● DATA SHOWN:
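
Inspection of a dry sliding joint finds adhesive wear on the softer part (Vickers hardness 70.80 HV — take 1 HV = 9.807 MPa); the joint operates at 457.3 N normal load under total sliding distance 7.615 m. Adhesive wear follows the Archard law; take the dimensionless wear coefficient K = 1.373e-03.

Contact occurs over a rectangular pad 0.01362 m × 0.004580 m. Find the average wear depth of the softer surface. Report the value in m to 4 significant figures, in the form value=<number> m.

value=1.104e-04 m

The intermediates appear rounded, and the computation keeps full float precision, and a lone final rounding, at 4 significant digits.
Hardness H = 70.80 HV × 9.807 MPa/HV = 694.3 MPa = 6.943e+08 Pa.
Contact area A = 0.01362 m × 0.004580 m = 6.238e-05 m².
SI base units throughout: W = 457.3 N, H = 6.943e+08 Pa, K = 1.373e-03.
Archard relation: V = K·W·L/H = 1.373e-03 · 457.3 · 7.615 / 6.943e+08 = 6.886e-09 m³.
Depth of wear h = V/A = 6.886e-09 / 6.238e-05 = 1.104e-04 m.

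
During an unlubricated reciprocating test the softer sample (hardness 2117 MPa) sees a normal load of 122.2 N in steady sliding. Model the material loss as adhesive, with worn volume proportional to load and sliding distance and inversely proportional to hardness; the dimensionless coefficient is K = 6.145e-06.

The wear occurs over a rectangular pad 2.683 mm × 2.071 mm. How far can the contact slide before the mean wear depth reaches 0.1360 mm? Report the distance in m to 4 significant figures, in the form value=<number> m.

value=2130 m

The intermediates are printed rounded — all working math holds full float precision; a lone final rounding, at 4 significant digits.
Hardness H = 2117 MPa = 2.117e+09 Pa.
Pad sides 2.683 mm × 2.071 mm = 0.002683 m × 0.002071 m. Contact area A = 0.002683 m × 0.002071 m = 5.556e-06 m².
Depth limit h_lim = 0.1360 mm = 1.360e-04 m.
Expressed in SI base units: W = 122.2 N, H = 2.117e+09 Pa, K = 6.145e-06.
Allowed volume V_lim = h_lim·A = 1.360e-04 · 5.556e-06 = 7.557e-10 m³.
Inverting, life L = V_lim·H/(K·W) = 7.557e-10 · 2.117e+09 / (6.145e-06 · 122.2) = 2130 m.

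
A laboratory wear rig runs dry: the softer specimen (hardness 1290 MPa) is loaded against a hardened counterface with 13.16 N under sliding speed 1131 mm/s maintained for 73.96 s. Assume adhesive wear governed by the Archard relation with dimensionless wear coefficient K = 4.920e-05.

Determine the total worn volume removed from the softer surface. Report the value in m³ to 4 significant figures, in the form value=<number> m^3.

value=4.198e-11 m^3

Intermediates appear rounded; each operation keeps full precision. Rounded once at the end, at four significant figures.
Convert: Sliding speed v = 1131 mm/s = 1.131 m/s. The distance L = v·t = 1.131 m/s × 73.96 s = 83.65 m.
Convert: Hardness H = 1290 MPa = 1.290e+09 Pa.
Expressed in SI base units: W = 13.16 N, H = 1.290e+09 Pa, K = 4.920e-05.
Wear volume V = K·W·L/H = 4.920e-05 · 13.16 · 83.65 / 1.290e+09 = 4.198e-11 m³.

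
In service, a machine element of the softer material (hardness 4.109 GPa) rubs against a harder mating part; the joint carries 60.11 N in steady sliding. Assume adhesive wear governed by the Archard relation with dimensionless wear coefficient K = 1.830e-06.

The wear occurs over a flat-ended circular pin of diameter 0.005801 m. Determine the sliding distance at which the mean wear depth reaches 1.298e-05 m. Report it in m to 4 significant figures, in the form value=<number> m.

value=1.281e+04 m

All working math runs at exact precision, and intermediate values are displayed rounded, and rounded once at the end: four significant digits.
Convert: Hardness H = 4.109 GPa = 4.109e+09 Pa.
Convert: Contact area A = π·d²/4 = π·(0.005801 m)²/4 = 2.643e-05 m².
Working in SI base units: W = 60.11 N, H = 4.109e+09 Pa, K = 1.830e-06.
Volume at the limit: V_lim = h_lim·A = 1.298e-05 · 2.643e-05 = 3.431e-10 m³.
Inverting, life L = V_lim·H/(K·W) = 3.431e-10 · 4.109e+09 / (1.830e-06 · 60.11) = 1.281e+04 m.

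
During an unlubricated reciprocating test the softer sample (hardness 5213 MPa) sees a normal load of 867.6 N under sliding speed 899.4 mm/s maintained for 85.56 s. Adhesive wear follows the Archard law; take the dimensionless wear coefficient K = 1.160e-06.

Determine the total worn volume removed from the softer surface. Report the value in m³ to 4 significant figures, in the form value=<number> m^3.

Intermediate values are displayed rounded — all working math holds full float precision; rounded just once: four significant digits.
Sliding speed v = 899.4 mm/s = 0.8994 m/s. Distance covered L = v·t = 0.8994 m/s × 85.56 s = 76.95 m.
Hardness H = 5213 MPa = 5.213e+09 Pa.
Restated in SI base units: W = 867.6 N, H = 5.213e+09 Pa, K = 1.160e-06.
Worn volume V = K·W·L/H = 1.160e-06 · 867.6 · 76.95 / 5.213e+09 = 1.486e-11 m³.

value=1.486e-11 m^3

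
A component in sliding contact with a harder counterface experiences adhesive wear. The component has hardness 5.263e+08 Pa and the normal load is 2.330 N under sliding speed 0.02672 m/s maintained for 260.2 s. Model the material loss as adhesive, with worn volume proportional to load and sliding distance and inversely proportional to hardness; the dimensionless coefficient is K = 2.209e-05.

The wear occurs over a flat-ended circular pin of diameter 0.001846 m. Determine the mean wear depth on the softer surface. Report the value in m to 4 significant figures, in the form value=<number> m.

Intermediate values are displayed rounded. Each operation keeps full precision. Rounded once at the end, at 4 significant figures.
Convert: Distance L = v·t = 0.02672 m/s × 260.2 s = 6.953 m.
Convert: Contact area A = π·d²/4 = π·(0.001846 m)²/4 = 2.676e-06 m².
SI base units throughout: W = 2.330 N, H = 5.263e+08 Pa, K = 2.209e-05.
By Archard's law, V = K·W·L/H = 2.209e-05 · 2.330 · 6.953 / 5.263e+08 = 6.799e-13 m³.
Depth of wear h = V/A = 6.799e-13 / 2.676e-06 = 2.540e-07 m.

value=2.540e-07 m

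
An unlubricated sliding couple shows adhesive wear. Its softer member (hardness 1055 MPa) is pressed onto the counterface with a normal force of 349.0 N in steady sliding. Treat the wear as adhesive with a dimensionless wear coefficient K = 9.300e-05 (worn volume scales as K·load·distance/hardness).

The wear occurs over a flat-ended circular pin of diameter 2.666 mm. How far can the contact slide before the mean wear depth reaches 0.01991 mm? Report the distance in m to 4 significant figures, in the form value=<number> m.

value=3.613 m

Every step carries exact precision. Intermediates are shown rounded — rounded just once to four significant figures.
Convert: Hardness H = 1055 MPa = 1.055e+09 Pa.
Convert: Pin diameter d = 2.666 mm = 0.002666 m. Contact area A = π·d²/4 = π·(0.002666 m)²/4 = 5.582e-06 m².
Convert: Depth limit h_lim = 0.01991 mm = 1.991e-05 m.
Working in SI base units: W = 349.0 N, H = 1.055e+09 Pa, K = 9.300e-05.
Limit volume V_lim = h_lim·A = 1.991e-05 · 5.582e-06 = 1.111e-10 m³.
So the life L = V_lim·H/(K·W) = 1.111e-10 · 1.055e+09 / (9.300e-05 · 349.0) = 3.613 m.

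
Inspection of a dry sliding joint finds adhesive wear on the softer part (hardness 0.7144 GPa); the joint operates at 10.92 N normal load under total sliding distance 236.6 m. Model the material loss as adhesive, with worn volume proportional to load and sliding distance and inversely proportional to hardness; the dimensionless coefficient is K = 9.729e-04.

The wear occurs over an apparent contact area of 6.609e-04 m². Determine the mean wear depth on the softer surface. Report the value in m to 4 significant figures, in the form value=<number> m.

Printed values are rounded. All working math maintains full float precision. Rounded once at the end, at 4 significant figures.
Hardness H = 0.7144 GPa = 7.144e+08 Pa.
Collected in SI base units: W = 10.92 N, H = 7.144e+08 Pa, K = 9.729e-04.
Archard volume V = K·W·L/H = 9.729e-04 · 10.92 · 236.6 / 7.144e+08 = 3.519e-09 m³.
Average depth h = V/A = 3.519e-09 / 6.609e-04 = 5.324e-06 m.

value=5.324e-06 m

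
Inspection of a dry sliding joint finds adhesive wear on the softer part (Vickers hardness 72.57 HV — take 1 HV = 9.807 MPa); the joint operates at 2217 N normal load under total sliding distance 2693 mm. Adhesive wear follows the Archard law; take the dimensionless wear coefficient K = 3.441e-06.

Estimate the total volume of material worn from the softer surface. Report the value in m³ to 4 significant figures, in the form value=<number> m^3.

Intermediate values are shown rounded. All working math holds full precision — rounded once at the end: 4 significant digits.
Path length L = 2693 mm = 2.693 m.
Hardness H = 72.57 HV × 9.807 MPa/HV = 711.7 MPa = 7.117e+08 Pa.
As SI base values: W = 2217 N, H = 7.117e+08 Pa, K = 3.441e-06.
Worn volume V = K·W·L/H = 3.441e-06 · 2217 · 2.693 / 7.117e+08 = 2.887e-11 m³.

value=2.887e-11 m^3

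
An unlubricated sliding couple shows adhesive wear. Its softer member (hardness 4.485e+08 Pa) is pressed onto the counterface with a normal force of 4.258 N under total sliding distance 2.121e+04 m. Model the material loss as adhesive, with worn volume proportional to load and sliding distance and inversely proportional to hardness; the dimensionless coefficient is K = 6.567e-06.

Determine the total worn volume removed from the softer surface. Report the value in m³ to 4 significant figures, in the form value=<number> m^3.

Intermediate values are shown rounded, and every step runs at full float precision — rounded just once: four significant digits.
Restated in SI base units: W = 4.258 N, H = 4.485e+08 Pa, K = 6.567e-06.
Archard volume V = K·W·L/H = 6.567e-06 · 4.258 · 2.121e+04 / 4.485e+08 = 1.322e-09 m³.

value=1.322e-09 m^3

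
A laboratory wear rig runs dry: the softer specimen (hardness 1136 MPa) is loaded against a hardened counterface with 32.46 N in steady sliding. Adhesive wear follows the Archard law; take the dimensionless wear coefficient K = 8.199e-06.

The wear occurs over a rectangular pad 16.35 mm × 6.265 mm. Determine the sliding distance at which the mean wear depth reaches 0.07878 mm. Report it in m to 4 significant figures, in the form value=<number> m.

value=3.444e+04 m

The intermediates appear rounded. All working math maintains exact precision; a single final rounding to 4 significant figures.
Convert: Hardness H = 1136 MPa = 1.136e+09 Pa.
Convert: Pad sides 16.35 mm × 6.265 mm = 0.01635 m × 0.006265 m. Contact area A = 0.01635 m × 0.006265 m = 1.024e-04 m².
Convert: Depth limit h_lim = 0.07878 mm = 7.878e-05 m.
Restated in SI base units: W = 32.46 N, H = 1.136e+09 Pa, K = 8.199e-06.
Allowed volume V_lim = h_lim·A = 7.878e-05 · 1.024e-04 = 8.070e-09 m³.
Thus life L = V_lim·H/(K·W) = 8.070e-09 · 1.136e+09 / (8.199e-06 · 32.46) = 3.444e+04 m.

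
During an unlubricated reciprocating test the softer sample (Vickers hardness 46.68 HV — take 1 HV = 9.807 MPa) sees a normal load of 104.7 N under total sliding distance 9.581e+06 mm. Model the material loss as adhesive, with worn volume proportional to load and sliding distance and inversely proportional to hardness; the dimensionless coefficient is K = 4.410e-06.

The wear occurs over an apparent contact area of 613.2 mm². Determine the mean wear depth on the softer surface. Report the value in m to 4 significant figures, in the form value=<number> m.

value=1.576e-05 m

Every step holds full float precision; intermediates are printed rounded — a single final rounding to 4 significant digits.
Path length L = 9.581e+06 mm = 9581 m.
Hardness H = 46.68 HV × 9.807 MPa/HV = 457.8 MPa = 4.578e+08 Pa.
Contact area A = 613.2 mm² = 6.132e-04 m².
Collected in SI base units: W = 104.7 N, H = 4.578e+08 Pa, K = 4.410e-06.
Volume removed: V = K·W·L/H = 4.410e-06 · 104.7 · 9581 / 4.578e+08 = 9.663e-09 m³.
Mean wear depth h = V/A = 9.663e-09 / 6.132e-04 = 1.576e-05 m.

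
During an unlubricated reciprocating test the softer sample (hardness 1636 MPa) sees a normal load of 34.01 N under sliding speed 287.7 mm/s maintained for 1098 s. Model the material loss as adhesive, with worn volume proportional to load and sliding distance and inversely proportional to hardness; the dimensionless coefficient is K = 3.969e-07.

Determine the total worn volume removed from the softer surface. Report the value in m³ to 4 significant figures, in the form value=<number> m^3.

Each operation runs at exact precision, and intermediate values appear rounded — rounded just once, at 4 significant digits.
Sliding speed v = 287.7 mm/s = 0.2877 m/s. The distance L = v·t = 0.2877 m/s × 1098 s = 315.9 m.
Hardness H = 1636 MPa = 1.636e+09 Pa.
SI base units throughout: W = 34.01 N, H = 1.636e+09 Pa, K = 3.969e-07.
Archard relation: V = K·W·L/H = 3.969e-07 · 34.01 · 315.9 / 1.636e+09 = 2.606e-12 m³.

value=2.606e-12 m^3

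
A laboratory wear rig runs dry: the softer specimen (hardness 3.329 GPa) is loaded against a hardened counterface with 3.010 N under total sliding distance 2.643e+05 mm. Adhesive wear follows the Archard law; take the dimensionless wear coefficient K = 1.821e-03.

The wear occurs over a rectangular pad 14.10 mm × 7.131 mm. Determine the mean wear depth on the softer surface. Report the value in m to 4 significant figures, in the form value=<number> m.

Printed values are rounded; all working math carries exact precision. Rounded once at the end to four significant figures.
Convert: Distance L = 2.643e+05 mm = 264.3 m.
Convert: Hardness H = 3.329 GPa = 3.329e+09 Pa.
Convert: Pad sides 14.10 mm × 7.131 mm = 0.01410 m × 0.007131 m. Contact area A = 0.01410 m × 0.007131 m = 1.005e-04 m².
In SI base units, W = 3.010 N, H = 3.329e+09 Pa, K = 1.821e-03.
Archard volume V = K·W·L/H = 1.821e-03 · 3.010 · 264.3 / 3.329e+09 = 4.352e-10 m³.
Mean depth h = V/A = 4.352e-10 / 1.005e-04 = 4.328e-06 m.

value=4.328e-06 m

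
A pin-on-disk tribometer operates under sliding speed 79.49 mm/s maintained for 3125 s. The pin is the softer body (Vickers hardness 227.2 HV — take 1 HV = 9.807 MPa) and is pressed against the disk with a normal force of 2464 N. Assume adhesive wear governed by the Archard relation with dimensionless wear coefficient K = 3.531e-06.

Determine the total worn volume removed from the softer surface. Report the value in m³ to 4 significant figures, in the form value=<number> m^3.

Intermediate values are displayed rounded, and all working math keeps exact precision, and rounded once at the end, at 4 significant figures.
Sliding speed v = 79.49 mm/s = 0.07949 m/s. Total distance L = v·t = 0.07949 m/s × 3125 s = 248.4 m.
Hardness H = 227.2 HV × 9.807 MPa/HV = 2228 MPa = 2.228e+09 Pa.
Restated in SI base units: W = 2464 N, H = 2.228e+09 Pa, K = 3.531e-06.
Volume removed: V = K·W·L/H = 3.531e-06 · 2464 · 248.4 / 2.228e+09 = 9.700e-10 m³.

value=9.700e-10 m^3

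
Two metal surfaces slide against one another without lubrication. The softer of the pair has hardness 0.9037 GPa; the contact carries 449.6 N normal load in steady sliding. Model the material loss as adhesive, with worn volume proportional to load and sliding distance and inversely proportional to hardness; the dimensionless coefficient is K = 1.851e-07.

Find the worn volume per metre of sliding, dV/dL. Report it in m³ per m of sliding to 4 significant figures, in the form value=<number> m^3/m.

Intermediate values appear rounded — the computation carries full float precision, and one last rounding: four significant digits.
Convert: Hardness H = 0.9037 GPa = 9.037e+08 Pa.
In SI base units, W = 449.6 N, H = 9.037e+08 Pa, K = 1.851e-07.
Rate of wear dV/dL = K·W/H (independent of L): 1.851e-07 · 449.6 / 9.037e+08 = 9.209e-14 m³/m.

value=9.209e-14 m^3/m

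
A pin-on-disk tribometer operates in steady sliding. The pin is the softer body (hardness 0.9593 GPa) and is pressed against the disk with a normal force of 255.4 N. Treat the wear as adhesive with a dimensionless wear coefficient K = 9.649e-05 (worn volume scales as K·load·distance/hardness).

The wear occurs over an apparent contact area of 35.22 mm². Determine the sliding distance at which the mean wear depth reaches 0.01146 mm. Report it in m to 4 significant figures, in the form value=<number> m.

Quoted intermediates are rounded; every step runs at exact precision — rounded once at the end, at 4 significant digits.
Hardness H = 0.9593 GPa = 9.593e+08 Pa.
Contact area A = 35.22 mm² = 3.522e-05 m².
Depth limit h_lim = 0.01146 mm = 1.146e-05 m.
SI base units throughout: W = 255.4 N, H = 9.593e+08 Pa, K = 9.649e-05.
Volume at the limit: V_lim = h_lim·A = 1.146e-05 · 3.522e-05 = 4.036e-10 m³.
So the life L = V_lim·H/(K·W) = 4.036e-10 · 9.593e+08 / (9.649e-05 · 255.4) = 15.71 m.

value=15.71 m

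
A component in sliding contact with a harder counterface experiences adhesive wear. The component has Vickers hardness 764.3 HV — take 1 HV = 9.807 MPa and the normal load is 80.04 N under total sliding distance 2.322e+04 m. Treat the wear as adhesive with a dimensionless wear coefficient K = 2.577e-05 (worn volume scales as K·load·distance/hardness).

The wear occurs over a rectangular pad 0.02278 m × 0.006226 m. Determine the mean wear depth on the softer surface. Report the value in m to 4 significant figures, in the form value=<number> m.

Shown intermediates are rounded. All arithmetic carries full precision; rounded once at the end, at 4 significant digits.
Hardness H = 764.3 HV × 9.807 MPa/HV = 7495 MPa = 7.495e+09 Pa.
Contact area A = 0.02278 m × 0.006226 m = 1.418e-04 m².
SI base units throughout: W = 80.04 N, H = 7.495e+09 Pa, K = 2.577e-05.
Archard relation: V = K·W·L/H = 2.577e-05 · 80.04 · 2.322e+04 / 7.495e+09 = 6.390e-09 m³.
Mean wear depth h = V/A = 6.390e-09 / 1.418e-04 = 4.505e-05 m.

value=4.505e-05 m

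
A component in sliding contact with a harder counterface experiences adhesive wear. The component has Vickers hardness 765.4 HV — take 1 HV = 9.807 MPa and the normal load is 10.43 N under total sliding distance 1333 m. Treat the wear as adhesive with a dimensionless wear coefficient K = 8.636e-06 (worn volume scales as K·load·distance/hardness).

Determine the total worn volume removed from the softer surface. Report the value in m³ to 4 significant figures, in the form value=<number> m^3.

value=1.600e-11 m^3

Every step holds exact precision. Intermediates are printed rounded; one final rounding, at four significant figures.
Convert: Hardness H = 765.4 HV × 9.807 MPa/HV = 7506 MPa = 7.506e+09 Pa.
SI base units throughout: W = 10.43 N, H = 7.506e+09 Pa, K = 8.636e-06.
Archard volume V = K·W·L/H = 8.636e-06 · 10.43 · 1333 / 7.506e+09 = 1.600e-11 m³.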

● PROBLEM: What is the number of lines in the data above that contain the word "disk"? Report the figure only.

● RESULT: 2